_Task description_.
In the entries below, find the line with "Answer: 1570113054" and the line with "Answer: $-13$"; give again those lines and every line between them, exactly.

(Saved data entries)
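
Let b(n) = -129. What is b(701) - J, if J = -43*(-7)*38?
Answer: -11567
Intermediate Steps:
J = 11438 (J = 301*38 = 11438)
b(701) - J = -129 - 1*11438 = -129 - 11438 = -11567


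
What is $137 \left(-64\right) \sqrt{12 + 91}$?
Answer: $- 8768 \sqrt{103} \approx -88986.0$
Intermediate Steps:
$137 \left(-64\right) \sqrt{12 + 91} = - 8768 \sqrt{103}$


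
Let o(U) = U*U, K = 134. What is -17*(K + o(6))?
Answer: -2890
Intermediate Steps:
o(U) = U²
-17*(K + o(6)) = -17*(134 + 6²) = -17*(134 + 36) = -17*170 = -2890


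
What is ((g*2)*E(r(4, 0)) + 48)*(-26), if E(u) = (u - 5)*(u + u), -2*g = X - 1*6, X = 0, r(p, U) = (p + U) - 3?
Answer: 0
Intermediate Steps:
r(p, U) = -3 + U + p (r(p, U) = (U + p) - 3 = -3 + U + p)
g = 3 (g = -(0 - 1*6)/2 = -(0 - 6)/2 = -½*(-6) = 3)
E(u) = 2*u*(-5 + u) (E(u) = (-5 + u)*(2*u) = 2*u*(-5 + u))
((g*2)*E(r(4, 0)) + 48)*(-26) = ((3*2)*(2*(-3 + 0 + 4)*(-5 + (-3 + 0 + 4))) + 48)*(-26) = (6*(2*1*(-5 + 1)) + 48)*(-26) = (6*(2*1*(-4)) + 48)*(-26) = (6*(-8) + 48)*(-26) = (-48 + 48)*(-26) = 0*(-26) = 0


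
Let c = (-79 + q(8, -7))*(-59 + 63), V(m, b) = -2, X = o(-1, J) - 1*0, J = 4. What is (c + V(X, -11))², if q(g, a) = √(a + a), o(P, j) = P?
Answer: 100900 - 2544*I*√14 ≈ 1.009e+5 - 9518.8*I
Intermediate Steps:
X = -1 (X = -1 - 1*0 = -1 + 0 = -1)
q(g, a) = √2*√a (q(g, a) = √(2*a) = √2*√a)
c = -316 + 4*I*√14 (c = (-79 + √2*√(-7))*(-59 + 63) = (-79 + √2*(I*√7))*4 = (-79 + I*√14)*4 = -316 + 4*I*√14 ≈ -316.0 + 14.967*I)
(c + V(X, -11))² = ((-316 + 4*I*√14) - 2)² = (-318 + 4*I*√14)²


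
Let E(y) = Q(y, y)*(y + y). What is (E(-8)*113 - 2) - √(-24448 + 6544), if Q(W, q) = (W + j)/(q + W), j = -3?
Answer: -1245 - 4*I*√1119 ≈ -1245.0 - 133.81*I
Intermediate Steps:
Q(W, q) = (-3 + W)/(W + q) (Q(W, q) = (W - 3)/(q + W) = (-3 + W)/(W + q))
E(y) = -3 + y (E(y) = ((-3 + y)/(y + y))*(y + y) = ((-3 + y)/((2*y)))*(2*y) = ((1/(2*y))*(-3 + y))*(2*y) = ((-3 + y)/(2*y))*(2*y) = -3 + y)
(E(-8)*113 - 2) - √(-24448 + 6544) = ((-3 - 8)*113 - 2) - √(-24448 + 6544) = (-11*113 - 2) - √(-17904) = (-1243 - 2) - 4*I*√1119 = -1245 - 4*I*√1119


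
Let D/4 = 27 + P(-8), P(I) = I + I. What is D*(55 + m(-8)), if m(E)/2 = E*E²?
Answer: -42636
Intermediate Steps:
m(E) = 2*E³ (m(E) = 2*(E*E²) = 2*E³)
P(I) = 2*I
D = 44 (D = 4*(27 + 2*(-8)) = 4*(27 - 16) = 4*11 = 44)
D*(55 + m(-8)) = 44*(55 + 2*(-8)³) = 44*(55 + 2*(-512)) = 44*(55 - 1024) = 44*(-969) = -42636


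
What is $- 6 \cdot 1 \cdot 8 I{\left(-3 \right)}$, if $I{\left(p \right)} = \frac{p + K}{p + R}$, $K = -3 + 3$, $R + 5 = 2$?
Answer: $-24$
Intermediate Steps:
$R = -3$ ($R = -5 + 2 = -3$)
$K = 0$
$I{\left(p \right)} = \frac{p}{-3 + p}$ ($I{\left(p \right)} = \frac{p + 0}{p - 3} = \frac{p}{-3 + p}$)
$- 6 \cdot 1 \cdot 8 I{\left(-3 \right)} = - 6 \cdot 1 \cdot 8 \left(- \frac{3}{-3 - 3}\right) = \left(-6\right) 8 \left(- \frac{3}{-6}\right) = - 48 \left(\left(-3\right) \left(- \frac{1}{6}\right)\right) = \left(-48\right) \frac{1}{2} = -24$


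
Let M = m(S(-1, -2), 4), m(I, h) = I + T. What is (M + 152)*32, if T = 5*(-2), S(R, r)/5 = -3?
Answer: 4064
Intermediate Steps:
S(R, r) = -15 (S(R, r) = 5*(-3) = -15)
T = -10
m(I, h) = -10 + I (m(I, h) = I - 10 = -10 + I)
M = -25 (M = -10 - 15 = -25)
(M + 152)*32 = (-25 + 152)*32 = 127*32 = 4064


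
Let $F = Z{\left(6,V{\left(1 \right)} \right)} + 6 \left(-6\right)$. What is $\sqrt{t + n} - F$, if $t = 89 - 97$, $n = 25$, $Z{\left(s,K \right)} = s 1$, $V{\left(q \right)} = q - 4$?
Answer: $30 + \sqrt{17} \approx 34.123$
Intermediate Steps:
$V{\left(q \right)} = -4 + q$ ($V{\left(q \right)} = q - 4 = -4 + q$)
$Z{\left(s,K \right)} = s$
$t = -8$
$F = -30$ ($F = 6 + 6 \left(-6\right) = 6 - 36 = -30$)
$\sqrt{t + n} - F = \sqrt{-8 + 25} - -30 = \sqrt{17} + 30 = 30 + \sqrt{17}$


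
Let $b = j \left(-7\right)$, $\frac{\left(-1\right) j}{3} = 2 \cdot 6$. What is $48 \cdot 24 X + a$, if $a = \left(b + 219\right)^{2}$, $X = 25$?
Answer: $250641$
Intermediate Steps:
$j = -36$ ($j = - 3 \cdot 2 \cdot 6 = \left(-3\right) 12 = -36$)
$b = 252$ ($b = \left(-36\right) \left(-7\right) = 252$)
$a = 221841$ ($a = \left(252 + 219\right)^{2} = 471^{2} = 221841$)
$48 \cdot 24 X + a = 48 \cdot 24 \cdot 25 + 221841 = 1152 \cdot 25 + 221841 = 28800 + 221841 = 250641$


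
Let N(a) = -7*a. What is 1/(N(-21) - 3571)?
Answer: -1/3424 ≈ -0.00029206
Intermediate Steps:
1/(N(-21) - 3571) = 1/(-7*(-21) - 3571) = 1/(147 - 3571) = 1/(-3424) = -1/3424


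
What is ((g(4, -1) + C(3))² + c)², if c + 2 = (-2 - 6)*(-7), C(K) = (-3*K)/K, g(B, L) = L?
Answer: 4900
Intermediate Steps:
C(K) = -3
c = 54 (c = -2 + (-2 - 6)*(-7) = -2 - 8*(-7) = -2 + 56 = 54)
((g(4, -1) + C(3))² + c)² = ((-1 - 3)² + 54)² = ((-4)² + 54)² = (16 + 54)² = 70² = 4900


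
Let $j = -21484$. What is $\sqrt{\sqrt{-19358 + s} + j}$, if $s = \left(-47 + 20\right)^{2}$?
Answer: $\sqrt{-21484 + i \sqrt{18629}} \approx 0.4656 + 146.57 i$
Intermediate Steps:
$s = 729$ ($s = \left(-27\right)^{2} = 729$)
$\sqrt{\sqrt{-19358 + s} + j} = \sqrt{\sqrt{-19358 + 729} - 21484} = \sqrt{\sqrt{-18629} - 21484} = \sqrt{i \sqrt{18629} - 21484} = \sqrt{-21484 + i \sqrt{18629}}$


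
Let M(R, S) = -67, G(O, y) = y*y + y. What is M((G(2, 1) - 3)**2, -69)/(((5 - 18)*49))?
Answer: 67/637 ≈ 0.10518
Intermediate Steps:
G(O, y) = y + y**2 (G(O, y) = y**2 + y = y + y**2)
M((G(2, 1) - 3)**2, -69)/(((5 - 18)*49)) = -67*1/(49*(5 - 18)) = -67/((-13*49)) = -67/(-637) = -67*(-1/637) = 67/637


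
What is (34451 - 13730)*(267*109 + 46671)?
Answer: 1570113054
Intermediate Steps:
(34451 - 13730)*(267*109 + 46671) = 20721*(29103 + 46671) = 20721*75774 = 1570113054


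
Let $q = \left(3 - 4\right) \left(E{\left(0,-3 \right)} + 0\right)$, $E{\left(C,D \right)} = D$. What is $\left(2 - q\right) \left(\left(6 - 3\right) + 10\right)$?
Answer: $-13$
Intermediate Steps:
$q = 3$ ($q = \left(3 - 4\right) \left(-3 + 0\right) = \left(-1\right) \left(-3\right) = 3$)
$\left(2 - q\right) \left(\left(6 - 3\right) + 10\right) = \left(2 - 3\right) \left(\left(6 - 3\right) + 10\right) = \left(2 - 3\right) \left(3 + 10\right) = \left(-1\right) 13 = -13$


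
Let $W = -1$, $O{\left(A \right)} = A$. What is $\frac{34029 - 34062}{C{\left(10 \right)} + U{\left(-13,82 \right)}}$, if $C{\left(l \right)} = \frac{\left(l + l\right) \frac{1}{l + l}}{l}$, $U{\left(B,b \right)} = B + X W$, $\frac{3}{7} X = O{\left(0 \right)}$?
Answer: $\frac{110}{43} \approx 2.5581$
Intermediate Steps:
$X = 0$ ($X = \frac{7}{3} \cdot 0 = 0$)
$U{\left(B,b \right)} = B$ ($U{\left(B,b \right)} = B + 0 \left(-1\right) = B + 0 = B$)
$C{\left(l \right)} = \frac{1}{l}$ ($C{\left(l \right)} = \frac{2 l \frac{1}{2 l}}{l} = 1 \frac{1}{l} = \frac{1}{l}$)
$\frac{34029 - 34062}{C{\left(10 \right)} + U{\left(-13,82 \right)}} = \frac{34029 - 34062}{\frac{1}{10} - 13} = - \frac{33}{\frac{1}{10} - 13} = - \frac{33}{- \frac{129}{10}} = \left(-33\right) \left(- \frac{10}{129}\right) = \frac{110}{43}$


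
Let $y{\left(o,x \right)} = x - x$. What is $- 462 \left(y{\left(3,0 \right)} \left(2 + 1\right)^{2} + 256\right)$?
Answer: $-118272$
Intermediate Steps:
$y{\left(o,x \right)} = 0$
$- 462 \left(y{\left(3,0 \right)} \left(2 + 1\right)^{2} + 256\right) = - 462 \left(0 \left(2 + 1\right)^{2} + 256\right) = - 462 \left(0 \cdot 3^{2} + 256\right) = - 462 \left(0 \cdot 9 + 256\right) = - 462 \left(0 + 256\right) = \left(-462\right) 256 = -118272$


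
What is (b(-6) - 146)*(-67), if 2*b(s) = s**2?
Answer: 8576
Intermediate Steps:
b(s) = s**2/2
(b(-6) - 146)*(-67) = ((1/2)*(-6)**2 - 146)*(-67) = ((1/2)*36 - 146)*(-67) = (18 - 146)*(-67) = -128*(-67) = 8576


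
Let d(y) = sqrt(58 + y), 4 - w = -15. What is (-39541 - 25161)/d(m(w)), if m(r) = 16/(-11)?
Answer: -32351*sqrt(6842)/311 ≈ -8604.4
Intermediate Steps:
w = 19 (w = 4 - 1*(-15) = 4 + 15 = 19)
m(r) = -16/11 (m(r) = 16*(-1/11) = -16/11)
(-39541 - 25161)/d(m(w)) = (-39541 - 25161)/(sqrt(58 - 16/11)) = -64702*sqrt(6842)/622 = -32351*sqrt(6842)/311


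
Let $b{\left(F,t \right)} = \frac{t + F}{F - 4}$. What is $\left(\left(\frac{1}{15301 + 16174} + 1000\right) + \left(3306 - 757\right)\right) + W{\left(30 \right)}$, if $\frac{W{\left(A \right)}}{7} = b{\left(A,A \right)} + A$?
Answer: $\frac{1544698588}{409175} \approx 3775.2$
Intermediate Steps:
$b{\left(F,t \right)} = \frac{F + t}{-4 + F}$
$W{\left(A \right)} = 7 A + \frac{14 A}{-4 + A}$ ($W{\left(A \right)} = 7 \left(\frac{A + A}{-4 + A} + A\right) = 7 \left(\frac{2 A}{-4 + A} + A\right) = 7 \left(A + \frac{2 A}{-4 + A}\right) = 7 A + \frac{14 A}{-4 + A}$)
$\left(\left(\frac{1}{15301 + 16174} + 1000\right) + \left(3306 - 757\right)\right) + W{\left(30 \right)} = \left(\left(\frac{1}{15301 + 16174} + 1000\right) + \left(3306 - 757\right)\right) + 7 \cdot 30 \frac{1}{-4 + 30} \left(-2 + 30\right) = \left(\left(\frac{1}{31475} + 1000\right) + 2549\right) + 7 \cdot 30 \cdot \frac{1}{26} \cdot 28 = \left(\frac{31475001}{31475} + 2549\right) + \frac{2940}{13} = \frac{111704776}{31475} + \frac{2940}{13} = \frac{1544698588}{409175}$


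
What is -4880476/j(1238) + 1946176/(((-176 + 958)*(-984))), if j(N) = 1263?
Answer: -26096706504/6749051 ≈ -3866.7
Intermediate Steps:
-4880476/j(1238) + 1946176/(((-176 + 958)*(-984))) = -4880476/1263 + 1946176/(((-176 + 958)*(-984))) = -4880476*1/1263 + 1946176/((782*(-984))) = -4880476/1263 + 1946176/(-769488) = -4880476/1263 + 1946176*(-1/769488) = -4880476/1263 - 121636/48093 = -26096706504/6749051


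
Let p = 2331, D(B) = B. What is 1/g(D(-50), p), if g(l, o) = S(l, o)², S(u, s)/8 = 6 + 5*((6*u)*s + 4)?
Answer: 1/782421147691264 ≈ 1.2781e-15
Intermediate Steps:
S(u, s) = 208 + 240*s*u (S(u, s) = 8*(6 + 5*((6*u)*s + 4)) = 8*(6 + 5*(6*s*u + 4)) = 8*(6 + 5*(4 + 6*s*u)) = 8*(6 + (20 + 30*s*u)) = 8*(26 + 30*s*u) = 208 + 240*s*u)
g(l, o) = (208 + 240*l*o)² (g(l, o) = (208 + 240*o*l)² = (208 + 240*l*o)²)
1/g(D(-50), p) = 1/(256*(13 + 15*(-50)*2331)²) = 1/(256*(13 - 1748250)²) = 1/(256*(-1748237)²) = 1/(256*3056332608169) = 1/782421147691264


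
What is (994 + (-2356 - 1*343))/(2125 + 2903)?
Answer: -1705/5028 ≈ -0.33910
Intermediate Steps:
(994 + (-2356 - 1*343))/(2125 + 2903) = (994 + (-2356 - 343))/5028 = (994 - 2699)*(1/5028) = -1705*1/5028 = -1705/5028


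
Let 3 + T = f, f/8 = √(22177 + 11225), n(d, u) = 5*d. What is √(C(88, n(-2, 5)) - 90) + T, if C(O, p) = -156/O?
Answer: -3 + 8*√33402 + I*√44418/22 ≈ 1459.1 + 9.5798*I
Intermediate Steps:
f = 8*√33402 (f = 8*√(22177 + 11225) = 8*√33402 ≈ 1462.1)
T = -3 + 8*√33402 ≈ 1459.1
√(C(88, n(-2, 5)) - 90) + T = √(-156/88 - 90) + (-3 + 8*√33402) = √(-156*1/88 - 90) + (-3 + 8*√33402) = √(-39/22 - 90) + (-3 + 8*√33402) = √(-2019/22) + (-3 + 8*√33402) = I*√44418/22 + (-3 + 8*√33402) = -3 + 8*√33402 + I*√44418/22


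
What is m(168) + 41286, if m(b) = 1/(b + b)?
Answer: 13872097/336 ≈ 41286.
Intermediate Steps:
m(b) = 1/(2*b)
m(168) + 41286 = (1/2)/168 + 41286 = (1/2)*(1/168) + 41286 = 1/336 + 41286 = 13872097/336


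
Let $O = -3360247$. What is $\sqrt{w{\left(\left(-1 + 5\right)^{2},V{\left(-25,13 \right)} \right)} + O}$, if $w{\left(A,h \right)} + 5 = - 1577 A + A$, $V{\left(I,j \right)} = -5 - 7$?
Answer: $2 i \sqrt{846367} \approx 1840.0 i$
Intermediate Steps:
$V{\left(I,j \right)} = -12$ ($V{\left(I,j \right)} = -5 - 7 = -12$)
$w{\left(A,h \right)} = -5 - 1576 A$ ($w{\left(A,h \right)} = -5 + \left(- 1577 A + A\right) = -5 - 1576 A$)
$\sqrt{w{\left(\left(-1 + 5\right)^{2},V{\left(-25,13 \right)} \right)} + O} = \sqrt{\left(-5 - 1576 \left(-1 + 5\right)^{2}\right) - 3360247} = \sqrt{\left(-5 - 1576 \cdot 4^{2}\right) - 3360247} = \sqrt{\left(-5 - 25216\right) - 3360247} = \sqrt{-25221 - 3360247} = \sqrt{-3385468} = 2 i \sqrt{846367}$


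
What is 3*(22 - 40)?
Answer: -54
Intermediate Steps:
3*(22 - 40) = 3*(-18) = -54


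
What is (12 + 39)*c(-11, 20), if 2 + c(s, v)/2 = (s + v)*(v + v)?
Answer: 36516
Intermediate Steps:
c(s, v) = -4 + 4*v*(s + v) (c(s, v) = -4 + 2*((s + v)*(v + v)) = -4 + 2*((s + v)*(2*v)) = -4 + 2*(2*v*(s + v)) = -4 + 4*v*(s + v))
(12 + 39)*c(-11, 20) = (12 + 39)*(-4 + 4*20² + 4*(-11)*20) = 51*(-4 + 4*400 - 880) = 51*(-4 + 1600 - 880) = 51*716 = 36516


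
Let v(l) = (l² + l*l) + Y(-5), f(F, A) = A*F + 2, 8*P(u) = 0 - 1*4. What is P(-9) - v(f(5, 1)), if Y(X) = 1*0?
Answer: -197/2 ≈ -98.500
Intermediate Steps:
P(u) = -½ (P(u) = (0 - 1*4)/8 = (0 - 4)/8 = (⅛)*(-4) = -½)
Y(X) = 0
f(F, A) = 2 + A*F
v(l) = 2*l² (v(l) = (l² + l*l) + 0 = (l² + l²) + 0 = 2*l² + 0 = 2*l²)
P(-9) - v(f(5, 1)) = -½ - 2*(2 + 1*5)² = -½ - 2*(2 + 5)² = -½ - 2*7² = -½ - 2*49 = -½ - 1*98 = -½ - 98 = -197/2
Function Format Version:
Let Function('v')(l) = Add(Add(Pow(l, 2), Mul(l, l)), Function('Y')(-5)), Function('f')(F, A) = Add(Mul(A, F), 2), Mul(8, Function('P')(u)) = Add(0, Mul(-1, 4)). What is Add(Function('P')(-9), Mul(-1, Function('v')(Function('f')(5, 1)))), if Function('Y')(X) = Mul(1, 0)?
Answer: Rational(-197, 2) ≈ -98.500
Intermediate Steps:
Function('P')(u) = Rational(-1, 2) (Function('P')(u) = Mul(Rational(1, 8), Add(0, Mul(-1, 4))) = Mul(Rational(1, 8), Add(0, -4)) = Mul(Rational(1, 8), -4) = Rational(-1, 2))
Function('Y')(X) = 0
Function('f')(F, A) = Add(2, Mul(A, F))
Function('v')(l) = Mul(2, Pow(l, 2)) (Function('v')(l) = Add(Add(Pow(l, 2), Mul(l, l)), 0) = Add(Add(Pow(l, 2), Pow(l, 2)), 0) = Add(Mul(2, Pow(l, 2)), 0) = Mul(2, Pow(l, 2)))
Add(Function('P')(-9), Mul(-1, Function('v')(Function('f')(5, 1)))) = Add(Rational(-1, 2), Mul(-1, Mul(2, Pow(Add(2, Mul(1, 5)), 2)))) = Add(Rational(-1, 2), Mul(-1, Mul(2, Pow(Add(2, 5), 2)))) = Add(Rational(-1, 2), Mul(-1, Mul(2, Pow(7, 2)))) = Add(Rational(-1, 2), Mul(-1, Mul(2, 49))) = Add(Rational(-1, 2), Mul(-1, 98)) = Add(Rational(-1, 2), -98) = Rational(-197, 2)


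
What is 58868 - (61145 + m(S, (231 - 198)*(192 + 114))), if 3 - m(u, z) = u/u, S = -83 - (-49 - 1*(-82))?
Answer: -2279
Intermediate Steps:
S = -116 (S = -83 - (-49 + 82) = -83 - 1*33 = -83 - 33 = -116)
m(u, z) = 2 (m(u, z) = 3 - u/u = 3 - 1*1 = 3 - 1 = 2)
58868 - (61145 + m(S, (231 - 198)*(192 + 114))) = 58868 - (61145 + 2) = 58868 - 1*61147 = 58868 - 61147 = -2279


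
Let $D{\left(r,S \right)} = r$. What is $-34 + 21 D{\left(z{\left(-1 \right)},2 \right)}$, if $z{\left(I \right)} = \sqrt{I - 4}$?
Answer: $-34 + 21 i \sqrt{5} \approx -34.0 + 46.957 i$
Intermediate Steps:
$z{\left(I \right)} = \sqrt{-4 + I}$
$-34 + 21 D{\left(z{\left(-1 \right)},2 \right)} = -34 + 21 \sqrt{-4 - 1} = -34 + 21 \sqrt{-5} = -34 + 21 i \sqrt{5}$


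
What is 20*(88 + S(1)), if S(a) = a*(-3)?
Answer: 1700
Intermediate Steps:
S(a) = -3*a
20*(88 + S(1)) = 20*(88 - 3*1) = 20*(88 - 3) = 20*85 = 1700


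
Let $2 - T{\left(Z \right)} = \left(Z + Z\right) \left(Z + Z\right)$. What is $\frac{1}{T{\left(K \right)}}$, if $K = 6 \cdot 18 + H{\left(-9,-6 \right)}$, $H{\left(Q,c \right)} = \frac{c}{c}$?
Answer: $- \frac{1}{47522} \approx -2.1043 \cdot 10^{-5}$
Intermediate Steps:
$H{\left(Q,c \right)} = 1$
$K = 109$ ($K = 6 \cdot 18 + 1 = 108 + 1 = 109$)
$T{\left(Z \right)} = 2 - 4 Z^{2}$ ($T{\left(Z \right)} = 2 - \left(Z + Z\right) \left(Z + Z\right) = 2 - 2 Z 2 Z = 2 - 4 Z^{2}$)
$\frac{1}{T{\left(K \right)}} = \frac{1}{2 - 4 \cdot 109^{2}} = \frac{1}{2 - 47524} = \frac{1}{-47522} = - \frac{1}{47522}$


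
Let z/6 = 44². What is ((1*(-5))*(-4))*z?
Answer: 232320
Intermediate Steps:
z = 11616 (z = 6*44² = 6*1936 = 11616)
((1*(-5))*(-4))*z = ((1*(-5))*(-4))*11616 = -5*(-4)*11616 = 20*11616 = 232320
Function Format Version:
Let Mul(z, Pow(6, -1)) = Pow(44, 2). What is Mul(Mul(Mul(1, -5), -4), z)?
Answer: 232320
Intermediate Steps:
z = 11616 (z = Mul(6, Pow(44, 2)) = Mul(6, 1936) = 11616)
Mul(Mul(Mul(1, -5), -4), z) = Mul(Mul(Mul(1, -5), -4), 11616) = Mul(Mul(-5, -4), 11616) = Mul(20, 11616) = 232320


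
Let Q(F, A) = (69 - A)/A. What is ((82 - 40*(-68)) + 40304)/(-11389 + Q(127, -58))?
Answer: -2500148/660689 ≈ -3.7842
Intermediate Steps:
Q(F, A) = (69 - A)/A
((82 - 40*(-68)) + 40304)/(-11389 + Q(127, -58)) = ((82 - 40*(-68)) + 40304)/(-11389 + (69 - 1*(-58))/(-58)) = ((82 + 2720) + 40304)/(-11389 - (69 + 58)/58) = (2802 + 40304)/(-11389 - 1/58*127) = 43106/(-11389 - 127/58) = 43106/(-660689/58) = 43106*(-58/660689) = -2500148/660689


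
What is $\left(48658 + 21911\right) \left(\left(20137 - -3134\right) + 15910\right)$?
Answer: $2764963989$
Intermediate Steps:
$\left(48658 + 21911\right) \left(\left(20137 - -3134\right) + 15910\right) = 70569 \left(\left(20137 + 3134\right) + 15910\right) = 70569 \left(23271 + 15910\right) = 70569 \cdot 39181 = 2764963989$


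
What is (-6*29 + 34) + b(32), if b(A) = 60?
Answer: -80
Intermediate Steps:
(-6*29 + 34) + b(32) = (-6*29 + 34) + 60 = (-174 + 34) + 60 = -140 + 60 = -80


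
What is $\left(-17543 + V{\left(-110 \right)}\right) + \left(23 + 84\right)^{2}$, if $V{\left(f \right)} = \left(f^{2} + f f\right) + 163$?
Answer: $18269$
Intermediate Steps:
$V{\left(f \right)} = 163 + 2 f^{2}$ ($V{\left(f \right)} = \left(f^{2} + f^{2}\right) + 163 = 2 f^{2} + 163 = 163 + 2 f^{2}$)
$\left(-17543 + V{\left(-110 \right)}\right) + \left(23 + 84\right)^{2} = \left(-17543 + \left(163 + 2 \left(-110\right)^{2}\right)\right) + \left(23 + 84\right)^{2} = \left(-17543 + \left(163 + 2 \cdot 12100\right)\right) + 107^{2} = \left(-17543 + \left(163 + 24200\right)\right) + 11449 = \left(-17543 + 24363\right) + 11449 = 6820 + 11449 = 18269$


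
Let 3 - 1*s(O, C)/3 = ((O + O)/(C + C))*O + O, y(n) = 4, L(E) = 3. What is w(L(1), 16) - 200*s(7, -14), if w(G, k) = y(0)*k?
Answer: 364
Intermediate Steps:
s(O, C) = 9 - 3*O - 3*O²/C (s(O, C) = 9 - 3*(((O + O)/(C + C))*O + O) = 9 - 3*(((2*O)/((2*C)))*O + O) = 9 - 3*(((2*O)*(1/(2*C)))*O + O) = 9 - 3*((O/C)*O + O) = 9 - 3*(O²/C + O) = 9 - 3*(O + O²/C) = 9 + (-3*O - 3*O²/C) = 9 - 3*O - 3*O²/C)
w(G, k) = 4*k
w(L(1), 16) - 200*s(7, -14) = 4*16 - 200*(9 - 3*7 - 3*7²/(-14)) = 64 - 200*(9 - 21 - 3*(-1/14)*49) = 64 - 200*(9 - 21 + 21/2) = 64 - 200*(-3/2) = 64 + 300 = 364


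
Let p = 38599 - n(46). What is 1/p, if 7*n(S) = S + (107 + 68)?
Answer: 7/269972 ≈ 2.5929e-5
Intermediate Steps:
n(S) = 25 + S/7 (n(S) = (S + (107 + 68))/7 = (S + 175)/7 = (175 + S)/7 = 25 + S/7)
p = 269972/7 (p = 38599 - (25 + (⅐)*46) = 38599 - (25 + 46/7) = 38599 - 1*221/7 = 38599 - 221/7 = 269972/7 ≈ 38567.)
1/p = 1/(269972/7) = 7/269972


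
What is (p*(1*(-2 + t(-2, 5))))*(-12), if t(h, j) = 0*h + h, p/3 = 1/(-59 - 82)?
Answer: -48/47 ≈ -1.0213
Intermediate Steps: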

_Solution for this problem_.
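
Answer: 1570113054
Intermediate Steps:
(34451 - 13730)*(267*109 + 46671) = 20721*(29103 + 46671) = 20721*75774 = 1570113054


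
Let $q = \left(3 - 4\right) \left(E{\left(0,-3 \right)} + 0\right)$, $E{\left(C,D \right)} = D$. What is $\left(2 - q\right) \left(\left(6 - 3\right) + 10\right)$?
Answer: $-13$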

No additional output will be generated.